THE PROBLEM: In full and word for word, copy the records that follow.

[Saved entries]
▬▬▬▬▬▬
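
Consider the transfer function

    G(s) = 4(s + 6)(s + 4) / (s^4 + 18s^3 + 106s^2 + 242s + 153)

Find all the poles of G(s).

s = -4 ± j, -1, -9

The poles are the roots of the denominator s^4 + 18s^3 + 106s^2 + 242s + 153 = 0.
Trying s = -1: the polynomial evaluates to 0, so (s + 1) is a factor.
Dividing out leaves s^3 + 17s^2 + 89s + 153 = 0.
This factors further as (s^2 + 8s + 17)(s + 9) = 0.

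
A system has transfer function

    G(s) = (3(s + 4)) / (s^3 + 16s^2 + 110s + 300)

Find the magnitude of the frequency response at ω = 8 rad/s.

|G(j8)| ≈ 0.03304

Substitute s = j8: numerator = 12 + j24, denominator = -724 + j368.
|G(j8)| = |12 + j24| / |-724 + j368| = 26.833 / 812.16 ≈ 0.03304.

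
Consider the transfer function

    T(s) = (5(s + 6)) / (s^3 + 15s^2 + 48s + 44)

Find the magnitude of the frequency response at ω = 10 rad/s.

|T(j10)| ≈ 0.03771

Substitute s = j10: numerator = 30 + j50, denominator = -1456 - j520.
|T(j10)| = |30 + j50| / |-1456 - j520| = 58.310 / 1546.1 ≈ 0.03771.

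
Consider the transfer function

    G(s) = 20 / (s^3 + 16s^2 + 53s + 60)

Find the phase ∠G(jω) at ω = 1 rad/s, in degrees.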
▬▬▬▬▬▬
TASK ANSWER:
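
Consider the transfer function

    G(s) = 4(s + 6)(s + 4) / (s^4 + 18s^3 + 106s^2 + 242s + 153)

Find all the poles of G(s).

s = -4 ± j, -1, -9

The poles are the roots of the denominator s^4 + 18s^3 + 106s^2 + 242s + 153 = 0.
Trying s = -1: the polynomial evaluates to 0, so (s + 1) is a factor.
Dividing out leaves s^3 + 17s^2 + 89s + 153 = 0.
This factors further as (s^2 + 8s + 17)(s + 9) = 0.

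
A system has transfer function

    G(s) = (3(s + 4)) / (s^3 + 16s^2 + 110s + 300)

Find the magnitude of the frequency response at ω = 8 rad/s.

|G(j8)| ≈ 0.03304

Substitute s = j8: numerator = 12 + j24, denominator = -724 + j368.
|G(j8)| = |12 + j24| / |-724 + j368| = 26.833 / 812.16 ≈ 0.03304.

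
Consider the transfer function

    T(s) = (5(s + 6)) / (s^3 + 15s^2 + 48s + 44)

Find the magnitude of the frequency response at ω = 10 rad/s.

|T(j10)| ≈ 0.03771

Substitute s = j10: numerator = 30 + j50, denominator = -1456 - j520.
|T(j10)| = |30 + j50| / |-1456 - j520| = 58.310 / 1546.1 ≈ 0.03771.

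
Consider the transfer function

    G(s) = 20 / (s^3 + 16s^2 + 53s + 60)

Find the phase ∠G(jω) at ω = 1 rad/s, in degrees.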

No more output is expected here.